Work request — Reproduce all of the data exactly.
(Available data Opens)
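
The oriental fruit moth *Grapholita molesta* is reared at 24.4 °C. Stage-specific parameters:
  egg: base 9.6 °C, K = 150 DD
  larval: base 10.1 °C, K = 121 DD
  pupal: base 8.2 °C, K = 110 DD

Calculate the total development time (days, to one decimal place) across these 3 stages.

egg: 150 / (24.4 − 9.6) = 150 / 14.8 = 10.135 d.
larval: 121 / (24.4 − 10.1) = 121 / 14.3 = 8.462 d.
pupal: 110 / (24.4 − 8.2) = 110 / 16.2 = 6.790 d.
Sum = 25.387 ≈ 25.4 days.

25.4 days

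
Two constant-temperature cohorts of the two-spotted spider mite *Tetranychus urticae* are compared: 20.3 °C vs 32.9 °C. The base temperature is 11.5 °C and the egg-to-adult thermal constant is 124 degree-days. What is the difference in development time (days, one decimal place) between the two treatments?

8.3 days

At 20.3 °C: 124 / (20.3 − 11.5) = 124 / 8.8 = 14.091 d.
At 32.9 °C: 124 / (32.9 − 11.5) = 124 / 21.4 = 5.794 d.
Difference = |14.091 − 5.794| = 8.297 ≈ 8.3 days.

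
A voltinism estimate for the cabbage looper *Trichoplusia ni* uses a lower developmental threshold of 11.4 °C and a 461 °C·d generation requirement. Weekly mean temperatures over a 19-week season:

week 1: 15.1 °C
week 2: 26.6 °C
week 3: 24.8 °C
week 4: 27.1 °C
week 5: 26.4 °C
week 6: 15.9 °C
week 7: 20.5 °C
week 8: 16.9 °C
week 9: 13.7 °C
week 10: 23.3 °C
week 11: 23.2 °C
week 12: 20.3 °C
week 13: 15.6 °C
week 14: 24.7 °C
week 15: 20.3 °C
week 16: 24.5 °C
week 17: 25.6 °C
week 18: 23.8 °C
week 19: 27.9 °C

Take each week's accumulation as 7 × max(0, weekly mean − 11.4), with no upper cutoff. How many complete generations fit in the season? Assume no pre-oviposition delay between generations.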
(Available data Closes)
Written response —
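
The oriental fruit moth *Grapholita molesta* is reared at 24.4 °C. Stage-specific parameters:
  egg: base 9.6 °C, K = 150 DD
  larval: base 10.1 °C, K = 121 DD
  pupal: base 8.2 °C, K = 110 DD

Calculate the total development time (days, to one decimal place) across these 3 stages.

egg: 150 / (24.4 − 9.6) = 150 / 14.8 = 10.135 d.
larval: 121 / (24.4 − 10.1) = 121 / 14.3 = 8.462 d.
pupal: 110 / (24.4 − 8.2) = 110 / 16.2 = 6.790 d.
Sum = 25.387 ≈ 25.4 days.

25.4 days

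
Two constant-temperature cohorts of the two-spotted spider mite *Tetranychus urticae* are compared: 20.3 °C vs 32.9 °C. The base temperature is 11.5 °C and the egg-to-adult thermal constant is 124 degree-days. What is the difference in development time (days, one decimal place) between the two treatments?

8.3 days

At 20.3 °C: 124 / (20.3 − 11.5) = 124 / 8.8 = 14.091 d.
At 32.9 °C: 124 / (32.9 − 11.5) = 124 / 21.4 = 5.794 d.
Difference = |14.091 − 5.794| = 8.297 ≈ 8.3 days.

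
A voltinism estimate for the cabbage looper *Trichoplusia ni* uses a lower developmental threshold of 11.4 °C and a 461 °C·d generation requirement. Weekly mean temperatures over a 19-week season:

week 1: 15.1 °C
week 2: 26.6 °C
week 3: 24.8 °C
week 4: 27.1 °C
week 5: 26.4 °C
week 6: 15.9 °C
week 7: 20.5 °C
week 8: 16.9 °C
week 9: 13.7 °C
week 10: 23.3 °C
week 11: 23.2 °C
week 12: 20.3 °C
week 13: 15.6 °C
week 14: 24.7 °C
week 15: 20.3 °C
week 16: 24.5 °C
week 17: 25.6 °C
week 18: 23.8 °C
week 19: 27.9 °C

Take each week's accumulation as 7 × max(0, weekly mean − 11.4), with no upper cutoff. How many complete generations fit in the season? Assume no pre-oviposition delay between generations.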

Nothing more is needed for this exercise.